[Opening WORKING DATA section]
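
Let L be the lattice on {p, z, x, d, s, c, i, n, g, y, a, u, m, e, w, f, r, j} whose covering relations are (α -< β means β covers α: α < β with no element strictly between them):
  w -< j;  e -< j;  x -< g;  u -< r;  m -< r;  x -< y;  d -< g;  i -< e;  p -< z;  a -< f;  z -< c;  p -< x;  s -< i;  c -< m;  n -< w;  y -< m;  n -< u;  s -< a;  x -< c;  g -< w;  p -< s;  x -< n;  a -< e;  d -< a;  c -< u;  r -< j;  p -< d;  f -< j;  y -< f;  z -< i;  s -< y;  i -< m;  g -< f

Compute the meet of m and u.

c

Common lower bounds of {m, u}: c, p, x, z.
The greatest among these is c.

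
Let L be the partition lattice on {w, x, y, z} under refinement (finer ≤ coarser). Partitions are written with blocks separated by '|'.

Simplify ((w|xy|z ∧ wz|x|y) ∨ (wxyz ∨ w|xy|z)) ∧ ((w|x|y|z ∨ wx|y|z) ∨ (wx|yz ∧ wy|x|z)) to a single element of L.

wx|y|z

w|xy|z ∧ wz|x|y = w|x|y|z
wxyz ∨ w|xy|z = wxyz
w|x|y|z ∨ wxyz = wxyz
w|x|y|z ∨ wx|y|z = wx|y|z
wx|yz ∧ wy|x|z = w|x|y|z
wx|y|z ∨ w|x|y|z = wx|y|z
wxyz ∧ wx|y|z = wx|y|z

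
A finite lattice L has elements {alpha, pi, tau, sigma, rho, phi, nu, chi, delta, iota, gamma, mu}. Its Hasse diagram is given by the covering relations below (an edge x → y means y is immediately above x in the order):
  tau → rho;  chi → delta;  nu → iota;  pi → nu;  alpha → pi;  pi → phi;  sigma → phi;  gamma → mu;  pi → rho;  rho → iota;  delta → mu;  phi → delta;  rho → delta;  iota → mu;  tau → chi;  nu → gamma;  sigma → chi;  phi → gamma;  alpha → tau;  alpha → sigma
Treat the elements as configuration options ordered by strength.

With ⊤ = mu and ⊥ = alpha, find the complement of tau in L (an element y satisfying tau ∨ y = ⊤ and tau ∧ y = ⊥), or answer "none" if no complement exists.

gamma

Need y with tau ∨ y = mu and tau ∧ y = alpha.
Checking each element gives: gamma.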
[Closing WORKING DATA section]
REQUIRED ACTION — Transcribe only what runs from the line with "Compute the meet of m and u." to the last line above, keeping every line exactly as written.

REPLY —
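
Compute the meet of m and u.

c

Common lower bounds of {m, u}: c, p, x, z.
The greatest among these is c.

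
Let L be the partition lattice on {w, x, y, z} under refinement (finer ≤ coarser). Partitions are written with blocks separated by '|'.

Simplify ((w|xy|z ∧ wz|x|y) ∨ (wxyz ∨ w|xy|z)) ∧ ((w|x|y|z ∨ wx|y|z) ∨ (wx|yz ∧ wy|x|z)) to a single element of L.

wx|y|z

w|xy|z ∧ wz|x|y = w|x|y|z
wxyz ∨ w|xy|z = wxyz
w|x|y|z ∨ wxyz = wxyz
w|x|y|z ∨ wx|y|z = wx|y|z
wx|yz ∧ wy|x|z = w|x|y|z
wx|y|z ∨ w|x|y|z = wx|y|z
wxyz ∧ wx|y|z = wx|y|z

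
A finite lattice L has elements {alpha, pi, tau, sigma, rho, phi, nu, chi, delta, iota, gamma, mu}. Its Hasse diagram is given by the covering relations below (an edge x → y means y is immediately above x in the order):
  tau → rho;  chi → delta;  nu → iota;  pi → nu;  alpha → pi;  pi → phi;  sigma → phi;  gamma → mu;  pi → rho;  rho → iota;  delta → mu;  phi → delta;  rho → delta;  iota → mu;  tau → chi;  nu → gamma;  sigma → chi;  phi → gamma;  alpha → tau;  alpha → sigma
Treat the elements as configuration options ordered by strength.

With ⊤ = mu and ⊥ = alpha, find the complement of tau in L (an element y satisfying tau ∨ y = ⊤ and tau ∧ y = ⊥), or answer "none" if no complement exists.

gamma

Need y with tau ∨ y = mu and tau ∧ y = alpha.
Checking each element gives: gamma.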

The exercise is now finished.